*** Opening of EXERCISE DATA ***

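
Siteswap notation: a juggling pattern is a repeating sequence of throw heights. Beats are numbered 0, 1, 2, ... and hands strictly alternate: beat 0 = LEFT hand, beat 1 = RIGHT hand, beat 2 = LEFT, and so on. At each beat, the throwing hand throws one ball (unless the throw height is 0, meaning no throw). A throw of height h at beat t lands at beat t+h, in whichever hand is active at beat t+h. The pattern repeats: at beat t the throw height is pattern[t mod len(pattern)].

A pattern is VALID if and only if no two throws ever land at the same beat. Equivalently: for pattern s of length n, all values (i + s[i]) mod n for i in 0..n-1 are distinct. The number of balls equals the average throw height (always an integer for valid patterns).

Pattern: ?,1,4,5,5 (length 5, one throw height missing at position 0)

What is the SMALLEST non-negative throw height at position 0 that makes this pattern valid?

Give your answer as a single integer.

Answer: 0

Derivation:
i=0: s[i]=? (unknown)
i=1: (1 + 1) mod 5 = 2
i=2: (2 + 4) mod 5 = 1
i=3: (3 + 5) mod 5 = 3
i=4: (4 + 5) mod 5 = 4
Known residues: [1, 2, 3, 4]; need a permutation of 0..4, so missing residue r = 0
Need (0 + s) mod 5 = 0; smallest s = (0 - 0) mod 5 = 0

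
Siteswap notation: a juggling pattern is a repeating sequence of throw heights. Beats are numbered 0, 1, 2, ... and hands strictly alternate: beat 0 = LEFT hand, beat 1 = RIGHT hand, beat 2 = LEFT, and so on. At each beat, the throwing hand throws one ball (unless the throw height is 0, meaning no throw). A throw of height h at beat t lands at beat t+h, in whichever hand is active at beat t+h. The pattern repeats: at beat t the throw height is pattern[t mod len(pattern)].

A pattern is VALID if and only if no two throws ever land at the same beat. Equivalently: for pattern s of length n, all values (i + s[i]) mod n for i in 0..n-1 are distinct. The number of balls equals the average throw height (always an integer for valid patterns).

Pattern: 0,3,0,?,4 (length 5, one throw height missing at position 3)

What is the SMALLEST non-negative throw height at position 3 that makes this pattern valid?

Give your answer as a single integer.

i=0: (0 + 0) mod 5 = 0
i=1: (1 + 3) mod 5 = 4
i=2: (2 + 0) mod 5 = 2
i=3: s[i]=? (unknown)
i=4: (4 + 4) mod 5 = 3
Known residues: [0, 2, 3, 4]; need a permutation of 0..4, so missing residue r = 1
Need (3 + s) mod 5 = 1; smallest s = (1 - 3) mod 5 = 3

Answer: 3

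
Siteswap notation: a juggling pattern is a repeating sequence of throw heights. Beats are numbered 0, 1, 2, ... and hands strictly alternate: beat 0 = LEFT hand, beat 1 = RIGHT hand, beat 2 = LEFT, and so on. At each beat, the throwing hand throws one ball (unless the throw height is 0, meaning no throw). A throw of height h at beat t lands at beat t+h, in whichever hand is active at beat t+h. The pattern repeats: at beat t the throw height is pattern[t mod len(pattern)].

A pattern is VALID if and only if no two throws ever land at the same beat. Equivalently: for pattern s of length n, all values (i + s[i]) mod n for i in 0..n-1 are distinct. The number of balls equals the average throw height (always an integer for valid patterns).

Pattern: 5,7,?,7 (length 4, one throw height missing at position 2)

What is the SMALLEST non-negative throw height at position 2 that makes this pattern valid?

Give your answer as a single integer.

i=0: (0 + 5) mod 4 = 1
i=1: (1 + 7) mod 4 = 0
i=2: s[i]=? (unknown)
i=3: (3 + 7) mod 4 = 2
Known residues: [0, 1, 2]; need a permutation of 0..3, so missing residue r = 3
Need (2 + s) mod 4 = 3; smallest s = (3 - 2) mod 4 = 1

Answer: 1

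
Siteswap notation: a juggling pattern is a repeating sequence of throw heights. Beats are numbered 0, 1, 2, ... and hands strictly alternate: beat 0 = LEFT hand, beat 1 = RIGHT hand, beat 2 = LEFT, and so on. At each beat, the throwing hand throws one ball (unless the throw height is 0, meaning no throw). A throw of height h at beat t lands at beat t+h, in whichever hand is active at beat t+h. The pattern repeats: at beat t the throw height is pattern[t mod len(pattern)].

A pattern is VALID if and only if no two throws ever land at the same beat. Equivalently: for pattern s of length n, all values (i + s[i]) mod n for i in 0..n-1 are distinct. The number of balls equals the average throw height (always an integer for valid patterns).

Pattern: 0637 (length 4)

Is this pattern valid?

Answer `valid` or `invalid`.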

*** Close of EXERCISE DATA ***

- [WHAT YOU ARE ASKED TO DO]: What lines in the material mention "this"? Copy every one of them.

- [OUTPUT OF THE TASK]:
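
What is the SMALLEST non-negative throw height at position 0 that makes this pattern valid?
What is the SMALLEST non-negative throw height at position 3 that makes this pattern valid?
What is the SMALLEST non-negative throw height at position 2 that makes this pattern valid?
Is this pattern valid?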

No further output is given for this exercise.